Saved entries
=== Section Start ===

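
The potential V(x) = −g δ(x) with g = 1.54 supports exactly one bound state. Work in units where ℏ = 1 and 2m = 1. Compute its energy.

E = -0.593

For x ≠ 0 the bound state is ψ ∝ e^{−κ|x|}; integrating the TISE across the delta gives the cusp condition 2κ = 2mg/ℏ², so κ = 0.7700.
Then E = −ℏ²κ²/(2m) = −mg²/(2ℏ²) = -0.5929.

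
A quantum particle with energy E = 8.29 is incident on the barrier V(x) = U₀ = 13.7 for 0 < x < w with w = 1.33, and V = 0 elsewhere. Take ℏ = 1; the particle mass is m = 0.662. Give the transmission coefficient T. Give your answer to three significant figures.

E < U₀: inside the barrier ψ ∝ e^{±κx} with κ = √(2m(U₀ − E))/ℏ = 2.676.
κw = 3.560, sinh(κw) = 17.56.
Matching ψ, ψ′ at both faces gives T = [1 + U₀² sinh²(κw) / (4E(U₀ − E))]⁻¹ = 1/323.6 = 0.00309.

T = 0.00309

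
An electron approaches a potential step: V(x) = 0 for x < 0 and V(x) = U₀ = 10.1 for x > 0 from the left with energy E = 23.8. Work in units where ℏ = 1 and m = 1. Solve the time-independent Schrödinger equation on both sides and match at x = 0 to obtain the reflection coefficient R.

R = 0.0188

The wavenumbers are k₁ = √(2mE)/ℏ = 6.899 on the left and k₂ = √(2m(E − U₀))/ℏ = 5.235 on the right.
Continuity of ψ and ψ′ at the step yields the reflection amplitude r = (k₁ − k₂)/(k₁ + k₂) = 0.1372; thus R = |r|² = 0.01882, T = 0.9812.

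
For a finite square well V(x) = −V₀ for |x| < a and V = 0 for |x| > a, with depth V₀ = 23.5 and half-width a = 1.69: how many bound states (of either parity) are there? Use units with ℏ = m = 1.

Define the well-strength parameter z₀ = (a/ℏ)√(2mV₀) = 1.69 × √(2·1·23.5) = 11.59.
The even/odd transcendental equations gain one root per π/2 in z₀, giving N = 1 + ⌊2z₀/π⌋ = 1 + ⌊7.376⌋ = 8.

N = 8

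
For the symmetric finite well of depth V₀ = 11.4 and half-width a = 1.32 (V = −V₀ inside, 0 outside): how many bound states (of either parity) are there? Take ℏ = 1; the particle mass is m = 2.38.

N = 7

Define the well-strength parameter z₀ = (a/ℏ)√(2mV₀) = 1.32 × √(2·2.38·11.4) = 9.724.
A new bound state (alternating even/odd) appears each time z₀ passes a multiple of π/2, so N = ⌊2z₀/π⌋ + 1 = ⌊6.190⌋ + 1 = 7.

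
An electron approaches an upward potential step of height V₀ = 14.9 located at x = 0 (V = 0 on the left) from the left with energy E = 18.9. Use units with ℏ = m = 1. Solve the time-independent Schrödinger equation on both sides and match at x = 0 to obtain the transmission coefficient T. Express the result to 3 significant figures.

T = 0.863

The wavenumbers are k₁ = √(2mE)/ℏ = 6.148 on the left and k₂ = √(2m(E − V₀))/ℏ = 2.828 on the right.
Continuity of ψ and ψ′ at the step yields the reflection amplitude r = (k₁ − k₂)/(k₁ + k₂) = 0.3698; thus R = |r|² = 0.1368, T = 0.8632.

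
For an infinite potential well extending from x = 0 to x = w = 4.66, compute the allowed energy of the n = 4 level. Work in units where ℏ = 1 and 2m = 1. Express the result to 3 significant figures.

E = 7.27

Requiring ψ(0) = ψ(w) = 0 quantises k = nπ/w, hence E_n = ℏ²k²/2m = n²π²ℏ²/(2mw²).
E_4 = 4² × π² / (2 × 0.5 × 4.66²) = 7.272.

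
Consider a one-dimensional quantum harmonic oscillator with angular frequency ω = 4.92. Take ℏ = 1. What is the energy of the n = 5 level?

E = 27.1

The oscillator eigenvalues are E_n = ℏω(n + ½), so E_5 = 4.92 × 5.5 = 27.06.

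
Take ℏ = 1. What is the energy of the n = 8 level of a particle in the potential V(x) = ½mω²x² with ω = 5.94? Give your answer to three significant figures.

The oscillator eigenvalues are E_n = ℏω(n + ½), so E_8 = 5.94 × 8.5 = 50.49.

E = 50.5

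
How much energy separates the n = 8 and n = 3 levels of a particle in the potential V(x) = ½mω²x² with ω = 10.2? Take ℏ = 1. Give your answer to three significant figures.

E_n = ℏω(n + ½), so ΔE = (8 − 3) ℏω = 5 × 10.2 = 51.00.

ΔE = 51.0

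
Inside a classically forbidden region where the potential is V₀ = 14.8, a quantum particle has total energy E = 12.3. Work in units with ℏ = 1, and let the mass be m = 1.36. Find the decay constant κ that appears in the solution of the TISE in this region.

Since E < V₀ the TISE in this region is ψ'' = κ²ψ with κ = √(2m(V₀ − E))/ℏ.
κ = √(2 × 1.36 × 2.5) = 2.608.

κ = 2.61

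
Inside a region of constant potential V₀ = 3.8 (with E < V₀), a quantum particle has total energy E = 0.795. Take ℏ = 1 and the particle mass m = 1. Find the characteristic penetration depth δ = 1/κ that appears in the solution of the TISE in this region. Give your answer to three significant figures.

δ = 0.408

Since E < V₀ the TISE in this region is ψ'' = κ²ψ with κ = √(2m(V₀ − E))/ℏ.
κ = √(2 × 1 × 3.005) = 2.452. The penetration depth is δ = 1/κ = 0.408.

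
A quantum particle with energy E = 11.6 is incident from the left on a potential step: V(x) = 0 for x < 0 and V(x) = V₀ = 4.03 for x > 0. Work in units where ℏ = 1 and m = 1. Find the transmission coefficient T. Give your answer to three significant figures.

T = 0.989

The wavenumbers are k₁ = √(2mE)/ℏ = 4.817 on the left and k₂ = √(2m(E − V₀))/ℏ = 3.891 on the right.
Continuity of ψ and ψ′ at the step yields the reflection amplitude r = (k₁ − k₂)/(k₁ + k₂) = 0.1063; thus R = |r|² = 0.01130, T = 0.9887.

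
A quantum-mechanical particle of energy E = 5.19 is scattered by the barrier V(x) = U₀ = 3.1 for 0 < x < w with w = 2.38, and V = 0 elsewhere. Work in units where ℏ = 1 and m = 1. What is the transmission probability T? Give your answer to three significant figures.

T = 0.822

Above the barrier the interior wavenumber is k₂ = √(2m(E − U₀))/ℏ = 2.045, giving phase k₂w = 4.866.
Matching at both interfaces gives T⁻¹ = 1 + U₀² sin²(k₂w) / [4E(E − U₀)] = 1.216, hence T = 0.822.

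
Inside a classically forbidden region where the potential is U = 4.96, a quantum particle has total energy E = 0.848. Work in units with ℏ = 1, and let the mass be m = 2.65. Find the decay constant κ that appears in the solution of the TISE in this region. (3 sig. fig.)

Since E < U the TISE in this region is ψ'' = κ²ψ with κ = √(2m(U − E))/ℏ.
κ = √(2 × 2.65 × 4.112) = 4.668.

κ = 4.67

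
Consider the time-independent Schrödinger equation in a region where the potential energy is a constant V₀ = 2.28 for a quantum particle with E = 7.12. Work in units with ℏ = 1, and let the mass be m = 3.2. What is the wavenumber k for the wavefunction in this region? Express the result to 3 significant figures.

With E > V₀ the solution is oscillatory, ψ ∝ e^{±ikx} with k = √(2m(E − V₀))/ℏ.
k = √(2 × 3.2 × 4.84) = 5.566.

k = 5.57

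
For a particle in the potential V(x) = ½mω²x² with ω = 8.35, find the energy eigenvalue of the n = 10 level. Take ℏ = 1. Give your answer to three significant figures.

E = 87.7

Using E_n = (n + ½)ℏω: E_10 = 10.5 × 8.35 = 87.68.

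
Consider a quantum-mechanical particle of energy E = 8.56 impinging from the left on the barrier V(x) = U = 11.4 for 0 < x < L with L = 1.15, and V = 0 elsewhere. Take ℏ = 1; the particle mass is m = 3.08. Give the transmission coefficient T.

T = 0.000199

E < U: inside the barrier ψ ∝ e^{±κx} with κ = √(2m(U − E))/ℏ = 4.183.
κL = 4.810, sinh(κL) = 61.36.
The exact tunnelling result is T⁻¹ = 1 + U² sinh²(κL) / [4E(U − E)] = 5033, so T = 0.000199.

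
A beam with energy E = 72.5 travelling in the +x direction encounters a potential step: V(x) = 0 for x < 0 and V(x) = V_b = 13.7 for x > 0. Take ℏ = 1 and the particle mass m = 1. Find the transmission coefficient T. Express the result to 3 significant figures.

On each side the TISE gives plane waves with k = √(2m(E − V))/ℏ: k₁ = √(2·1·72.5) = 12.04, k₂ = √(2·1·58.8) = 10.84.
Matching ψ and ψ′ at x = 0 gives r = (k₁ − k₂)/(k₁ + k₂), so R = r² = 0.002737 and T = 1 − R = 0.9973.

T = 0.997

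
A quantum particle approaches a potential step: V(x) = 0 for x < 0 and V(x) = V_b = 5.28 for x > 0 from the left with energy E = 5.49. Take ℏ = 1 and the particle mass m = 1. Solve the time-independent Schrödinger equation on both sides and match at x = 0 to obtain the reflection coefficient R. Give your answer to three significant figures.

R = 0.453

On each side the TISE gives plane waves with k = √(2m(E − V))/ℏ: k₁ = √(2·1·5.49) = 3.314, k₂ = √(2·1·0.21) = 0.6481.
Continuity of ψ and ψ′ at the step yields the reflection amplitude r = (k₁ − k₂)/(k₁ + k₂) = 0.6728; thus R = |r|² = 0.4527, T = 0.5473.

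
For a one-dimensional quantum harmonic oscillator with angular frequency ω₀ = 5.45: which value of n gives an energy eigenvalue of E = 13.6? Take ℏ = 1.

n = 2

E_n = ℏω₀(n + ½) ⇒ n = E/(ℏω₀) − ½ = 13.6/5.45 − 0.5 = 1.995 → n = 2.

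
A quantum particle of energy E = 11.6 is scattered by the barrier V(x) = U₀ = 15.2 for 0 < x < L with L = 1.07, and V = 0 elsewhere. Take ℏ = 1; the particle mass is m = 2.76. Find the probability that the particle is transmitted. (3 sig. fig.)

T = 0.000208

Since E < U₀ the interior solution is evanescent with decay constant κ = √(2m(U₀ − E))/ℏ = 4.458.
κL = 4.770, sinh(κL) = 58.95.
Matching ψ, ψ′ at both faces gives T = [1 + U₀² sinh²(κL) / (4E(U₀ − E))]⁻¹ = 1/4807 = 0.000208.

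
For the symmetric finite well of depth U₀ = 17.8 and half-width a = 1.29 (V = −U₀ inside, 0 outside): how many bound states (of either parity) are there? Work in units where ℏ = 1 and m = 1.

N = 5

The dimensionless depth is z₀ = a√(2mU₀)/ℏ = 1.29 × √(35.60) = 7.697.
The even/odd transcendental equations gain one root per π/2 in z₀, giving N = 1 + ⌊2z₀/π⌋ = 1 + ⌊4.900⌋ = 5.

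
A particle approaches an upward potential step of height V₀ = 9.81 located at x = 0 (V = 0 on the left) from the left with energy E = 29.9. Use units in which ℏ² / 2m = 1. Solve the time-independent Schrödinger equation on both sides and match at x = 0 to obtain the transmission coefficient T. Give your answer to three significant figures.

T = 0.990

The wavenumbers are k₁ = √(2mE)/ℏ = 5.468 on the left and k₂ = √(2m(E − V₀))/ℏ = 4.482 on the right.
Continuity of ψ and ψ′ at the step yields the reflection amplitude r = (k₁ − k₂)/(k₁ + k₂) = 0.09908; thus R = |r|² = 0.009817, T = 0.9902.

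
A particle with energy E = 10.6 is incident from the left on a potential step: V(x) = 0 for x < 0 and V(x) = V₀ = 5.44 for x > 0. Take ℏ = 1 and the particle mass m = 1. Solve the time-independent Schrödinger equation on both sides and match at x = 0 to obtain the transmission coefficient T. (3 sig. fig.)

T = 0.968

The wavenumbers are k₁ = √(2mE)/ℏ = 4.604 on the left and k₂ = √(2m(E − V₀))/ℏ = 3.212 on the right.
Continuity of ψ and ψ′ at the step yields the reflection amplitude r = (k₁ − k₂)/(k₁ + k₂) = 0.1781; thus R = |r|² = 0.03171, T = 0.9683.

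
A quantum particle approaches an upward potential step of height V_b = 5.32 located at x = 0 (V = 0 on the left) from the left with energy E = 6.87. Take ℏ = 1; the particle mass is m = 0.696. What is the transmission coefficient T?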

=== Section End ===

TASK BRIEF: Your task is to reproduce exactly the lines that begin at the line containing "A particle approaches" and end at the final line of the data above.

SOLUTION TO THIS PROBLEM:
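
A particle approaches an upward potential step of height V₀ = 9.81 located at x = 0 (V = 0 on the left) from the left with energy E = 29.9. Use units in which ℏ² / 2m = 1. Solve the time-independent Schrödinger equation on both sides and match at x = 0 to obtain the transmission coefficient T. Give your answer to three significant figures.

T = 0.990

The wavenumbers are k₁ = √(2mE)/ℏ = 5.468 on the left and k₂ = √(2m(E − V₀))/ℏ = 4.482 on the right.
Continuity of ψ and ψ′ at the step yields the reflection amplitude r = (k₁ − k₂)/(k₁ + k₂) = 0.09908; thus R = |r|² = 0.009817, T = 0.9902.

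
A particle with energy E = 10.6 is incident from the left on a potential step: V(x) = 0 for x < 0 and V(x) = V₀ = 5.44 for x > 0. Take ℏ = 1 and the particle mass m = 1. Solve the time-independent Schrödinger equation on both sides and match at x = 0 to obtain the transmission coefficient T. (3 sig. fig.)

T = 0.968

The wavenumbers are k₁ = √(2mE)/ℏ = 4.604 on the left and k₂ = √(2m(E − V₀))/ℏ = 3.212 on the right.
Continuity of ψ and ψ′ at the step yields the reflection amplitude r = (k₁ − k₂)/(k₁ + k₂) = 0.1781; thus R = |r|² = 0.03171, T = 0.9683.

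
A quantum particle approaches an upward potential step of height V_b = 5.32 located at x = 0 (V = 0 on the left) from the left with energy E = 6.87. Take ℏ = 1; the particle mass is m = 0.696. What is the transmission coefficient T?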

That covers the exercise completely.